▸ **Work required**
Extract each line of the records below that contains the word "What".

▸ **Dataset extract**
↓↓↓

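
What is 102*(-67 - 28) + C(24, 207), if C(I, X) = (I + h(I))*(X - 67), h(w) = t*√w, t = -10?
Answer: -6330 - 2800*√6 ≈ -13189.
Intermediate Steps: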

↑↑↑
↓↓↓

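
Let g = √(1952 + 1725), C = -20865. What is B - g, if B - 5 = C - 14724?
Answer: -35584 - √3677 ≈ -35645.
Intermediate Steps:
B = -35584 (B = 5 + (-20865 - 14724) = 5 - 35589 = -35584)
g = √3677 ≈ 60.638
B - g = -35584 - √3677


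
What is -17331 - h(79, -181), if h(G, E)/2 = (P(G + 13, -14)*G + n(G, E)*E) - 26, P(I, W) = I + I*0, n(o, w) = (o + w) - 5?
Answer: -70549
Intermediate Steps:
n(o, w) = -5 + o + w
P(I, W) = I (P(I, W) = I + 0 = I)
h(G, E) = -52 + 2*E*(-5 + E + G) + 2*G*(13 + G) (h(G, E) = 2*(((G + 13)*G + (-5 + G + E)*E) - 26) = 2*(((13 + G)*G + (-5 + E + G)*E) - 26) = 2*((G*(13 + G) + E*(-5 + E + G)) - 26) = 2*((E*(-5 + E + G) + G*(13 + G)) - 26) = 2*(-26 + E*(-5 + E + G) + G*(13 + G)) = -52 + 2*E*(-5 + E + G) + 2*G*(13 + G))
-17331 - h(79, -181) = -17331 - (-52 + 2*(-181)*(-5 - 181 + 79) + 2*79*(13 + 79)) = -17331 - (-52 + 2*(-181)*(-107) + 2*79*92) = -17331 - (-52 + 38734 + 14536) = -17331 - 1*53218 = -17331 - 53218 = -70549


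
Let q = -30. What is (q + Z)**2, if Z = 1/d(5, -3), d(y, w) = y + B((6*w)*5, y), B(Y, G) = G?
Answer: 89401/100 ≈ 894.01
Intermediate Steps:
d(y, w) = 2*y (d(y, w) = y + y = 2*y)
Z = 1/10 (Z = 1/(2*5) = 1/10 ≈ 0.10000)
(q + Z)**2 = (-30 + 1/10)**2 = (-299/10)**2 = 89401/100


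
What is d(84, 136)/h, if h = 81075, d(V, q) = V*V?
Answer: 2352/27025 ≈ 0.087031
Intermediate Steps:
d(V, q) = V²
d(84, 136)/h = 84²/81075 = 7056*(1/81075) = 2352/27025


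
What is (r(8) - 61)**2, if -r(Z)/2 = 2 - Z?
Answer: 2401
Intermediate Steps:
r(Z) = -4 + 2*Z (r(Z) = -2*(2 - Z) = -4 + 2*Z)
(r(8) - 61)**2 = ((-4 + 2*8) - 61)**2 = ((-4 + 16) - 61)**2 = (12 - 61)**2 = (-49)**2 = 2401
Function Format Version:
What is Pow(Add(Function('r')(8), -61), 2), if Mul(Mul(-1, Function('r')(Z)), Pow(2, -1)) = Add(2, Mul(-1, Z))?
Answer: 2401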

↑↑↑
↓↓↓

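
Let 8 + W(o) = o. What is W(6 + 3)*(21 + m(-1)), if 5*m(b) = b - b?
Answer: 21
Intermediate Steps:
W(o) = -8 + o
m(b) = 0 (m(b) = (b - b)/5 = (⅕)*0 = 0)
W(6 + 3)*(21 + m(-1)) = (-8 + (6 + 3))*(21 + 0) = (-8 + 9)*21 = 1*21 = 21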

↑↑↑

▸ **Completed task**
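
What is 102*(-67 - 28) + C(24, 207), if C(I, X) = (I + h(I))*(X - 67), h(w) = t*√w, t = -10?
Let g = √(1952 + 1725), C = -20865. What is B - g, if B - 5 = C - 14724?
What is -17331 - h(79, -181), if h(G, E)/2 = (P(G + 13, -14)*G + n(G, E)*E) - 26, P(I, W) = I + I*0, n(o, w) = (o + w) - 5?
Let q = -30. What is (q + Z)**2, if Z = 1/d(5, -3), d(y, w) = y + B((6*w)*5, y), B(Y, G) = G?
What is d(84, 136)/h, if h = 81075, d(V, q) = V*V?
What is (r(8) - 61)**2, if -r(Z)/2 = 2 - Z?
What is Pow(Add(Function('r')(8), -61), 2), if Mul(Mul(-1, Function('r')(Z)), Pow(2, -1)) = Add(2, Mul(-1, Z))?
Let 8 + W(o) = o. What is W(6 + 3)*(21 + m(-1)), if 5*m(b) = b - b?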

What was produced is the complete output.